### Stored data
====
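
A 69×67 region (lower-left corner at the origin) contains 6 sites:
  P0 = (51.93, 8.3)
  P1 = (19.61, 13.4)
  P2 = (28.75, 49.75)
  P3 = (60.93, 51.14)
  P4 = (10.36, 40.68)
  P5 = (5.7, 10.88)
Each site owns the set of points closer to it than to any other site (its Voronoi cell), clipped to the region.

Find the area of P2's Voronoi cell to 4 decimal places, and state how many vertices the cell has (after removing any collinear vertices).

Area of P2's cell: 1005.0889 (5 vertices)

1. box [0,69]×[0,67]: [(0, 0) (69, 0) (69, 67) (0, 67)]
2. ⊥bis P2·P0 via (40.34,29.025): [(0, 6.4657) (69, 45.0525) (69, 67) (0, 67)]  |A|=2845.6215
3. ⊥bis P2·P1 via (24.18,31.575): [(0, 37.6549) (38.4732, 27.981) (69, 45.0525) (69, 67) (0, 67)]  |A|=2245.6473
4. ⊥bis P2·P3 via (44.84,50.445): [(0, 37.6549) (38.4732, 27.981) (45.6373, 31.9874) (44.1249, 67) (0, 67)]  |A|=1553.7993
5. ⊥bis P2·P4 via (19.555,45.215): [(26.5799, 30.9716) (38.4732, 27.981) (45.6373, 31.9874) (44.1249, 67) (8.8106, 67)]  |A|=1005.0889
6. ⊥bis P2·P5 via (17.225,30.315): [(26.5799, 30.9716) (38.4732, 27.981) (45.6373, 31.9874) (44.1249, 67) (8.8106, 67)]  |A|=1005.0889
7. canonical 5-gon: [(26.5799, 30.9716) (38.4732, 27.981) (45.6373, 31.9874) (44.1249, 67) (8.8106, 67)]
8. shoelace: 1005.0889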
====
Only certain lines are wanted. Please return exactly those from the top of the data through the line with "P5 = (5.7, 10.88)".

### OUTPUT FOR THIS TASK
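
A 69×67 region (lower-left corner at the origin) contains 6 sites:
  P0 = (51.93, 8.3)
  P1 = (19.61, 13.4)
  P2 = (28.75, 49.75)
  P3 = (60.93, 51.14)
  P4 = (10.36, 40.68)
  P5 = (5.7, 10.88)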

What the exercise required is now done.